> Description of the task
Your answer must be the line holding "-1), compute the dot product a . x." followed by every later line through the end of the entries, exactly as written.

Data excerpts

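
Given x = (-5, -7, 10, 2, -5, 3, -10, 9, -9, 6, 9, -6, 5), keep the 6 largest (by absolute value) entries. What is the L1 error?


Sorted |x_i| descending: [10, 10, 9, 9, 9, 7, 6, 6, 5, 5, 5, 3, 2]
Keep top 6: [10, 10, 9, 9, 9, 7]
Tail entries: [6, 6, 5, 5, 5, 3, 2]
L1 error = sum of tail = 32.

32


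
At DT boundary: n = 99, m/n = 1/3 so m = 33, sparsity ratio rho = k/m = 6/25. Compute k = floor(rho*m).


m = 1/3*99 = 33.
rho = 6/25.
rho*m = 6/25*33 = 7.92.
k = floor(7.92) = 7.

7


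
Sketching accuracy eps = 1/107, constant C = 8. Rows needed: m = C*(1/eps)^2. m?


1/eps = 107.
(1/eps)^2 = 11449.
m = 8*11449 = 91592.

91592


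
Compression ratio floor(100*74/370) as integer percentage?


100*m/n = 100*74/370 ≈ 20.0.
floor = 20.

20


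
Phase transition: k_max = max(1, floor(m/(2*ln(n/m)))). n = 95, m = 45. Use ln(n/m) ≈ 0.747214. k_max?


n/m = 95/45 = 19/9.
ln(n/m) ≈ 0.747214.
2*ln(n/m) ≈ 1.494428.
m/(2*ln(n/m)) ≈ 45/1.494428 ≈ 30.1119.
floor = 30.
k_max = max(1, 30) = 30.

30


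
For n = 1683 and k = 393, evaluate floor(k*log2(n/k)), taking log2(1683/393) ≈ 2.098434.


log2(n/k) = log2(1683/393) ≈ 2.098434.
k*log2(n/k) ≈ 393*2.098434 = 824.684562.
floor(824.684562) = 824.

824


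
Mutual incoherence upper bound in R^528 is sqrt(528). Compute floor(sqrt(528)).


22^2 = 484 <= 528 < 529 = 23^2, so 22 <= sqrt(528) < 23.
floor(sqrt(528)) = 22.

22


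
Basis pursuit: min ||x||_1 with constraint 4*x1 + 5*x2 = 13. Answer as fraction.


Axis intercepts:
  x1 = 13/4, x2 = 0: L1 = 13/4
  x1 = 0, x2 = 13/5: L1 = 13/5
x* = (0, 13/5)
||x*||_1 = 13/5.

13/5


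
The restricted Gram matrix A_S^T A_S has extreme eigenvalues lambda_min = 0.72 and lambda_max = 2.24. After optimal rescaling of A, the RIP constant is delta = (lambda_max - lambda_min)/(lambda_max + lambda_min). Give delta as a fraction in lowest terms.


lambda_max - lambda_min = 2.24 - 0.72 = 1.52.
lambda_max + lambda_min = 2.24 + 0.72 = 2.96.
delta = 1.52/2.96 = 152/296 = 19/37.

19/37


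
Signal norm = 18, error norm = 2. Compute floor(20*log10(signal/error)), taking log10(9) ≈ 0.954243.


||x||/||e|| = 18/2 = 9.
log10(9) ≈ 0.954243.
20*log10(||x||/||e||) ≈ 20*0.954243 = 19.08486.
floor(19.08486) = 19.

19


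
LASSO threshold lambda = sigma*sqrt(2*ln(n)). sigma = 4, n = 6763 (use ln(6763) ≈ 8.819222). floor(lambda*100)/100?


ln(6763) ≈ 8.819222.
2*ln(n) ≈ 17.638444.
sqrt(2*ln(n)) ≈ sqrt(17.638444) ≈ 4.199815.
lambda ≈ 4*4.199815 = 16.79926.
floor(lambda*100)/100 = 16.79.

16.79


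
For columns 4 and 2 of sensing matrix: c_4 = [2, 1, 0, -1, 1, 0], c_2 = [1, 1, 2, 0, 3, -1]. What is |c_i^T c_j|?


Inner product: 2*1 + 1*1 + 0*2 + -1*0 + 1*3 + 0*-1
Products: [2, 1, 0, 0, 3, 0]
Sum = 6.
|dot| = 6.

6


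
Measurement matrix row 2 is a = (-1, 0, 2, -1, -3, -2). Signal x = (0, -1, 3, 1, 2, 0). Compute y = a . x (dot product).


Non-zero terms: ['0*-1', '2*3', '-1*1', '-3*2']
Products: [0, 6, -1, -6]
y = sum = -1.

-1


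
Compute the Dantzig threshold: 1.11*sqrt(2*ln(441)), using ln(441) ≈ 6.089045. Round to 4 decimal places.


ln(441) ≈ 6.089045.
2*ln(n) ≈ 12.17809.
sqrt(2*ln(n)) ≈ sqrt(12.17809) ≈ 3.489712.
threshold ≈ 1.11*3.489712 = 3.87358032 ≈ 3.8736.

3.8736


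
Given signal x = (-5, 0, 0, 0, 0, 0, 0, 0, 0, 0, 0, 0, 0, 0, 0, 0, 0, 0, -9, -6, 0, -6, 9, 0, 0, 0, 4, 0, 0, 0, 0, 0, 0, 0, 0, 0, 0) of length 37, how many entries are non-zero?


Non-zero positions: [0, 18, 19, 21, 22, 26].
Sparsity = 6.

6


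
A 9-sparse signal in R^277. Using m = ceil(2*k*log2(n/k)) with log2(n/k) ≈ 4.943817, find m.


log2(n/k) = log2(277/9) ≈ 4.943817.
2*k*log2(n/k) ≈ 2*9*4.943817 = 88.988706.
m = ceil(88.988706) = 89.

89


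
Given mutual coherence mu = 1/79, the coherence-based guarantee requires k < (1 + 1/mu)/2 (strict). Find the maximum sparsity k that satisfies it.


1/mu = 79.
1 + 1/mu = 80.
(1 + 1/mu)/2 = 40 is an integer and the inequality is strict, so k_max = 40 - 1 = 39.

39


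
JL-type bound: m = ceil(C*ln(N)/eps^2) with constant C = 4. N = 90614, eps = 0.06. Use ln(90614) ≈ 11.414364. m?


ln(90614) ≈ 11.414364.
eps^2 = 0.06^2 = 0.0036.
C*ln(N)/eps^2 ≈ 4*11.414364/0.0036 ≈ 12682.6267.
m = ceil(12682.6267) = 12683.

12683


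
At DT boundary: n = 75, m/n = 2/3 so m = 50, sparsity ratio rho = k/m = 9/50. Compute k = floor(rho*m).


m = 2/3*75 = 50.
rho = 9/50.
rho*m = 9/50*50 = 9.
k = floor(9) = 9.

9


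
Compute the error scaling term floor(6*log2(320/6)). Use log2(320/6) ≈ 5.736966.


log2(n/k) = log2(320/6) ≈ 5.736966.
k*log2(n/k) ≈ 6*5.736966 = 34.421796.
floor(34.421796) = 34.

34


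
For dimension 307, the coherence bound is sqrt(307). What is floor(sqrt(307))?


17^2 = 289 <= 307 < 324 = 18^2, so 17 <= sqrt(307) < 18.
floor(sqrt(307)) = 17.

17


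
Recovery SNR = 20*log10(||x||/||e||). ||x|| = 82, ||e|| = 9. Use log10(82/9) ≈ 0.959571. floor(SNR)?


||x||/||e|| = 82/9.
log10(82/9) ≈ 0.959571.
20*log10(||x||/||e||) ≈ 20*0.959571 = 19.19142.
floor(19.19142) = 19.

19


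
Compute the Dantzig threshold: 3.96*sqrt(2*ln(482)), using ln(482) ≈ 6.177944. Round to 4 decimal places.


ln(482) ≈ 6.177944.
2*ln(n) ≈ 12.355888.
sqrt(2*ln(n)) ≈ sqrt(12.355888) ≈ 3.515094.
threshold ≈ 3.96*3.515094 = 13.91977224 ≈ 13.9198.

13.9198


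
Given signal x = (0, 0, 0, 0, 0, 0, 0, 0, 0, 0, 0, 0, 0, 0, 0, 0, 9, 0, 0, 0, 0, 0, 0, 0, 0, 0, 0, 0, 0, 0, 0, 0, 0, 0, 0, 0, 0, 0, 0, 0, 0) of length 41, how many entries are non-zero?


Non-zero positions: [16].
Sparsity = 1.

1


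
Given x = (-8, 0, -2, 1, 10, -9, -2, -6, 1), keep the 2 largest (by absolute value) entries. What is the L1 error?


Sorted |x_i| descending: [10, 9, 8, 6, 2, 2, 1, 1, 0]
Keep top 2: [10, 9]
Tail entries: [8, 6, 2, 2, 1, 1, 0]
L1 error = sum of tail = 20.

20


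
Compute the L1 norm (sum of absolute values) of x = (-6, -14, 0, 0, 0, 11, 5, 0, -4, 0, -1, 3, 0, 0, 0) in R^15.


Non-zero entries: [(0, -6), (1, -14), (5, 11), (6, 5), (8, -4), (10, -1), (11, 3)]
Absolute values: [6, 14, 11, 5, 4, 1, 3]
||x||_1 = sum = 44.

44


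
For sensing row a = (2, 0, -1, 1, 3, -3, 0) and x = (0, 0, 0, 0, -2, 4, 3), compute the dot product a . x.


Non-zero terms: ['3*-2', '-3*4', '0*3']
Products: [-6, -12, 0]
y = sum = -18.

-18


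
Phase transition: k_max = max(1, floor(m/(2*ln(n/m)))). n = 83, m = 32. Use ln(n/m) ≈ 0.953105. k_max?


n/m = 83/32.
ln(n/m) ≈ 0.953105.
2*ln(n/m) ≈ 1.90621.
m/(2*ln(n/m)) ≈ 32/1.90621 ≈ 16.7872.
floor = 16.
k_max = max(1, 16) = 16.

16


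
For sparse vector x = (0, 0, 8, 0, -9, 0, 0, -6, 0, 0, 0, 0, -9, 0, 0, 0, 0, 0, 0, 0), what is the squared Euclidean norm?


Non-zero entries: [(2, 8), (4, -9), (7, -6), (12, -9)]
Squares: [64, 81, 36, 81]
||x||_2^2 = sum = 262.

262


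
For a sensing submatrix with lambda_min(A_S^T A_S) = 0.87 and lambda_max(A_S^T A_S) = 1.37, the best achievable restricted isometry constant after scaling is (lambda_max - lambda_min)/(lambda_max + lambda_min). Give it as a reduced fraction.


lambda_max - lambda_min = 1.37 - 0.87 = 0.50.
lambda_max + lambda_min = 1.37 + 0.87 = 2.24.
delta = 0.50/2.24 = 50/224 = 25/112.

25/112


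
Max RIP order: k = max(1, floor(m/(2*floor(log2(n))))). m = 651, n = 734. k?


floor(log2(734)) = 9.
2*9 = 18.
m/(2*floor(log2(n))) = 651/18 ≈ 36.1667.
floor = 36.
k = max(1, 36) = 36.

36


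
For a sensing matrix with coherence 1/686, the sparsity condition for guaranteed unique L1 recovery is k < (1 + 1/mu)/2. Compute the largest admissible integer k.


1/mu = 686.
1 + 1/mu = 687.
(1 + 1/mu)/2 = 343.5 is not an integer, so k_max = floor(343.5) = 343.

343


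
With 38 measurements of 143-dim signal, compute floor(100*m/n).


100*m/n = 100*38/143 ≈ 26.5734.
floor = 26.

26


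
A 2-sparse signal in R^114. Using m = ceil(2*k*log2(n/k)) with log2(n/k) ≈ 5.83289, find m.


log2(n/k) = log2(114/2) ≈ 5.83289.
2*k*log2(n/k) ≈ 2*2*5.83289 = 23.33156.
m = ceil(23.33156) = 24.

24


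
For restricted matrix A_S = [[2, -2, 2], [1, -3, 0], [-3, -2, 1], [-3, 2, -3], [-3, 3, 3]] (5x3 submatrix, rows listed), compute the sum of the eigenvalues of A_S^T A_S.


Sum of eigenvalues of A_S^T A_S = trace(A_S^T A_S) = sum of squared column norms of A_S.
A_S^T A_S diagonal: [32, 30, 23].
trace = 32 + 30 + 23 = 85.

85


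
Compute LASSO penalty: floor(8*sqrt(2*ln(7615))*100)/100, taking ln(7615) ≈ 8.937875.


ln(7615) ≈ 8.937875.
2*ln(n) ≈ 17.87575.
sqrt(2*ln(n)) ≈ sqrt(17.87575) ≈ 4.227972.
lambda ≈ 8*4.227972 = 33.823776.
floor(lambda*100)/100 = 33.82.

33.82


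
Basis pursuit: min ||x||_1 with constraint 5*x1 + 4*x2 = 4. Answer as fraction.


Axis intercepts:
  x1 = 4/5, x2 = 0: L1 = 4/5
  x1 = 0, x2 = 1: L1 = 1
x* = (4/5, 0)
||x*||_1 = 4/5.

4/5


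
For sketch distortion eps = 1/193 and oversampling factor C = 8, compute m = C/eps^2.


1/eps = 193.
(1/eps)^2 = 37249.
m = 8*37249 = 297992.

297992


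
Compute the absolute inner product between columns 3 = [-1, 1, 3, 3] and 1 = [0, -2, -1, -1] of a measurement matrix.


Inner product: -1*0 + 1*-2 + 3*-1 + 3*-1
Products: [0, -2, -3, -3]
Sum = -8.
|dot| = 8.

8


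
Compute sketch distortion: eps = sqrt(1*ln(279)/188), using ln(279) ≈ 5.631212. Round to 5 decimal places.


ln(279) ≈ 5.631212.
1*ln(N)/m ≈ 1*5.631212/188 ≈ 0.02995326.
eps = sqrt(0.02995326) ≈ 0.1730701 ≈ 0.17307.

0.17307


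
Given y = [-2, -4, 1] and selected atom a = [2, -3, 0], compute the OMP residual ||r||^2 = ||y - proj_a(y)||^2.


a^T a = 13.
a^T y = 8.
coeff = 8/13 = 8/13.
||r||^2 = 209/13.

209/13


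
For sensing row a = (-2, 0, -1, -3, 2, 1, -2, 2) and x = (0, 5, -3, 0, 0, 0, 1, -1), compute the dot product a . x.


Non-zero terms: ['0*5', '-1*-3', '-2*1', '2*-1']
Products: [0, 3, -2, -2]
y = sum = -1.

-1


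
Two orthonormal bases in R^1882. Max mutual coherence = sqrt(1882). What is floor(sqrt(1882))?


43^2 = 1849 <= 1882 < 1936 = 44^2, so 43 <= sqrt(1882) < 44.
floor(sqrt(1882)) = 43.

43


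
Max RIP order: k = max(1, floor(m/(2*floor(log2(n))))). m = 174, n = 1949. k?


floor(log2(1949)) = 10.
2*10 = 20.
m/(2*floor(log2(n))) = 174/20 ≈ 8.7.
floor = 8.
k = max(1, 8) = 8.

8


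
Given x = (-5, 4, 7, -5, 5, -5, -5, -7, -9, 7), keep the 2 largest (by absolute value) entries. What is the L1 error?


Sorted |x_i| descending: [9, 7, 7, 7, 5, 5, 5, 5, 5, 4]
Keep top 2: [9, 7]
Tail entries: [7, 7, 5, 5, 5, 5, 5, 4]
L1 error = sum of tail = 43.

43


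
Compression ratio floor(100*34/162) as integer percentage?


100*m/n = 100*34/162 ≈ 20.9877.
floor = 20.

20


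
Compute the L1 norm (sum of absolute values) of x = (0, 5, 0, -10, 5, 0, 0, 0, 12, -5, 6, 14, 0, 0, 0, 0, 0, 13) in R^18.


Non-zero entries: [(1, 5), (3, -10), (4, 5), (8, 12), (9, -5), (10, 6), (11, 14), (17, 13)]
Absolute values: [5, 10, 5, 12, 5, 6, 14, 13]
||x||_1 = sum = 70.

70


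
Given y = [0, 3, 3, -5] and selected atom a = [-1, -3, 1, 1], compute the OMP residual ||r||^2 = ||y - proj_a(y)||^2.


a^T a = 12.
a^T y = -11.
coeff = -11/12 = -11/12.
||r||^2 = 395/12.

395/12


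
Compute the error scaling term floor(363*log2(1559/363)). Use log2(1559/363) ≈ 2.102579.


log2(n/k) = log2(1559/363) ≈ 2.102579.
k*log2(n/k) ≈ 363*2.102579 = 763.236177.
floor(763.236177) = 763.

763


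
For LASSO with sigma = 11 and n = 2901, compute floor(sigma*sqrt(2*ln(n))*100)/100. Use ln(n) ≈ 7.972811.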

> Response
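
For sensing row a = (-2, 0, -1, -3, 2, 1, -2, 2) and x = (0, 5, -3, 0, 0, 0, 1, -1), compute the dot product a . x.


Non-zero terms: ['0*5', '-1*-3', '-2*1', '2*-1']
Products: [0, 3, -2, -2]
y = sum = -1.

-1


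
Two orthonormal bases in R^1882. Max mutual coherence = sqrt(1882). What is floor(sqrt(1882))?


43^2 = 1849 <= 1882 < 1936 = 44^2, so 43 <= sqrt(1882) < 44.
floor(sqrt(1882)) = 43.

43


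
Max RIP order: k = max(1, floor(m/(2*floor(log2(n))))). m = 174, n = 1949. k?


floor(log2(1949)) = 10.
2*10 = 20.
m/(2*floor(log2(n))) = 174/20 ≈ 8.7.
floor = 8.
k = max(1, 8) = 8.

8


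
Given x = (-5, 4, 7, -5, 5, -5, -5, -7, -9, 7), keep the 2 largest (by absolute value) entries. What is the L1 error?


Sorted |x_i| descending: [9, 7, 7, 7, 5, 5, 5, 5, 5, 4]
Keep top 2: [9, 7]
Tail entries: [7, 7, 5, 5, 5, 5, 5, 4]
L1 error = sum of tail = 43.

43


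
Compression ratio floor(100*34/162) as integer percentage?


100*m/n = 100*34/162 ≈ 20.9877.
floor = 20.

20


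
Compute the L1 norm (sum of absolute values) of x = (0, 5, 0, -10, 5, 0, 0, 0, 12, -5, 6, 14, 0, 0, 0, 0, 0, 13) in R^18.


Non-zero entries: [(1, 5), (3, -10), (4, 5), (8, 12), (9, -5), (10, 6), (11, 14), (17, 13)]
Absolute values: [5, 10, 5, 12, 5, 6, 14, 13]
||x||_1 = sum = 70.

70


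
Given y = [0, 3, 3, -5] and selected atom a = [-1, -3, 1, 1], compute the OMP residual ||r||^2 = ||y - proj_a(y)||^2.


a^T a = 12.
a^T y = -11.
coeff = -11/12 = -11/12.
||r||^2 = 395/12.

395/12


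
Compute the error scaling term floor(363*log2(1559/363)). Use log2(1559/363) ≈ 2.102579.


log2(n/k) = log2(1559/363) ≈ 2.102579.
k*log2(n/k) ≈ 363*2.102579 = 763.236177.
floor(763.236177) = 763.

763


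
For LASSO with sigma = 11 and n = 2901, compute floor(sigma*sqrt(2*ln(n))*100)/100. Use ln(n) ≈ 7.972811.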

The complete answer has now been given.